Exercise description: From the line that contains "- mean daily percentage of annual daytime hours p = 0.26" to the last line of the entries, write each line out exactly; include both ends and nothing else.

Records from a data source
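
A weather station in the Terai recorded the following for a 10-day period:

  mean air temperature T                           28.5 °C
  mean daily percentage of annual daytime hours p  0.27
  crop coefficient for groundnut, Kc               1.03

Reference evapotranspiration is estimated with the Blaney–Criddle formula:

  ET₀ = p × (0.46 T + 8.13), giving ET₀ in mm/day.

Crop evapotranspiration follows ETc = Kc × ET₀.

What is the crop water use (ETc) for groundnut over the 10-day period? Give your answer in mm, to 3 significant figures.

ET₀ = 0.27 × (0.46 × 28.5 + 8.13) = 0.27 × 21.240 = 5.7348 mm/d
ETc = Kc × ET₀ = 1.03 × 5.7348 = 5.9068 mm/d
Over 10 days: 5.9068 × 10 = 59.068 mm

59.1 mm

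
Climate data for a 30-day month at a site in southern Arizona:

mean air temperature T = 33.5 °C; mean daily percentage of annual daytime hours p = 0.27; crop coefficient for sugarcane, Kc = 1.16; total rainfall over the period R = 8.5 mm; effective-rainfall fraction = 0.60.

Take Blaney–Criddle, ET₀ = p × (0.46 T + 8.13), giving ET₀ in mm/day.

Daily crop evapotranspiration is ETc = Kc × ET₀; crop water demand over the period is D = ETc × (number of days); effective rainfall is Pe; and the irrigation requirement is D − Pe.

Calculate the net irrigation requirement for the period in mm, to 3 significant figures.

ET₀ = 0.27 × (0.46 × 33.5 + 8.13) = 0.27 × 23.540 = 6.3558 mm/d
ETc = Kc × ET₀ = 1.16 × 6.3558 = 7.3727 mm/d
Crop demand D = ETc × 30 d = 7.3727 × 30 = 221.181 mm
Pe = 0.60 × 8.5 = 5.100 mm
D − Pe = 221.181 − 5.100 = 216.081 mm

216 mm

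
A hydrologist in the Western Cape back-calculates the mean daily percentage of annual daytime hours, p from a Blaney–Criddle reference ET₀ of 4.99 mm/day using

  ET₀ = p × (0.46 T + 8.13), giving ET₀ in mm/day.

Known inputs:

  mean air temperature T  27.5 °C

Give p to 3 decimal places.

p = ET₀ / (0.46 T + 8.13) = 4.99 / (0.46 × 27.5 + 8.13) = 4.99 / 20.780 = 0.2401

0.240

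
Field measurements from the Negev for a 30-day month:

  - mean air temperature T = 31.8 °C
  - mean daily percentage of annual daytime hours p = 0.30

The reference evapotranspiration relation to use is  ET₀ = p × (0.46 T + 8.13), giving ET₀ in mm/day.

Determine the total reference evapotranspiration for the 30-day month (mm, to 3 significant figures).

ET₀ = 0.30 × (0.46 × 31.8 + 8.13) = 0.30 × 22.758 = 6.8274 mm/d
Monthly total = 6.8274 × 30 = 204.822 mm

205 mm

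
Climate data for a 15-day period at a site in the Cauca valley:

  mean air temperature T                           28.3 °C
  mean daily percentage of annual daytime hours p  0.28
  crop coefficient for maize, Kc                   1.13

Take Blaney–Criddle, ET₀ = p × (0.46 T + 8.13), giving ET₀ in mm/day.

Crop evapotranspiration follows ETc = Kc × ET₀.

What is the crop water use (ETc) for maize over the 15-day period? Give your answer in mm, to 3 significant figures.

100 mm

ET₀ = 0.28 × (0.46 × 28.3 + 8.13) = 0.28 × 21.148 = 5.9214 mm/d
ETc = Kc × ET₀ = 1.13 × 5.9214 = 6.6912 mm/d
Over 15 days: 6.6912 × 15 = 100.368 mm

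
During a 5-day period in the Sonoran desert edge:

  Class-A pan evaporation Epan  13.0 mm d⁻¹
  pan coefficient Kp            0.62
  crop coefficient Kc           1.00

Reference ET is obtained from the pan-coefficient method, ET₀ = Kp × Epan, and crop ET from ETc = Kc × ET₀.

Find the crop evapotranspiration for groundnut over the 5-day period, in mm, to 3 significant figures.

40.3 mm

ET₀ = 0.62 × 13.0 = 8.0600 mm/d
ETc = Kc × ET₀ = 1.00 × 8.0600 = 8.0600 mm/d
Over 5 days: 8.0600 × 5 = 40.300 mm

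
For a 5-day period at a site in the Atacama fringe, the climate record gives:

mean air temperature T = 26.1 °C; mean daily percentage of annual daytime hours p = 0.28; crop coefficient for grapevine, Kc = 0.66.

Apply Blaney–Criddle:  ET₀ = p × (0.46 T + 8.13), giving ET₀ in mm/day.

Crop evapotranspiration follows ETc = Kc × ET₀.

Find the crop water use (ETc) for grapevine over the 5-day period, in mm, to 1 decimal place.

18.6 mm

ET₀ = 0.28 × (0.46 × 26.1 + 8.13) = 0.28 × 20.136 = 5.6381 mm/d
ETc = Kc × ET₀ = 0.66 × 5.6381 = 3.7211 mm/d
Over 5 days: 3.7211 × 5 = 18.606 mm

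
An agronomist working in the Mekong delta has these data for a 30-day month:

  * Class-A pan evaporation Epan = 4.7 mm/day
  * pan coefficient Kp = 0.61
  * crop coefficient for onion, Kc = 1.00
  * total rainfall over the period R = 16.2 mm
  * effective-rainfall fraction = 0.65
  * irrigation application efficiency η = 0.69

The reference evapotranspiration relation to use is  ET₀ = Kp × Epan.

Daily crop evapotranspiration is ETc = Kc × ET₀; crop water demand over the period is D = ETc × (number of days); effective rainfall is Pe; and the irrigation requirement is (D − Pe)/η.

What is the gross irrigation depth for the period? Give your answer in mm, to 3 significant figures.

109 mm

ET₀ = 0.61 × 4.7 = 2.8670 mm/d
ETc = Kc × ET₀ = 1.00 × 2.8670 = 2.8670 mm/d
Crop demand D = ETc × 30 d = 2.8670 × 30 = 86.010 mm
Pe = 0.65 × 16.2 = 10.530 mm
D − Pe = 86.010 − 10.530 = 75.480 mm
Gross irrigation = 75.480 / 0.69 = 109.391 mm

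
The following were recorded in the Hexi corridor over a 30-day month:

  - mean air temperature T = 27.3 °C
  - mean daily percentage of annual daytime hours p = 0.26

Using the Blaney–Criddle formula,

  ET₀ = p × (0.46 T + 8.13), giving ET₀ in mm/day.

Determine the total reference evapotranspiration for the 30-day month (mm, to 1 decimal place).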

Exercise result:
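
  - mean daily percentage of annual daytime hours p = 0.26

Using the Blaney–Criddle formula,

  ET₀ = p × (0.46 T + 8.13), giving ET₀ in mm/day.

Determine the total reference evapotranspiration for the 30-day month (mm, to 1 decimal place).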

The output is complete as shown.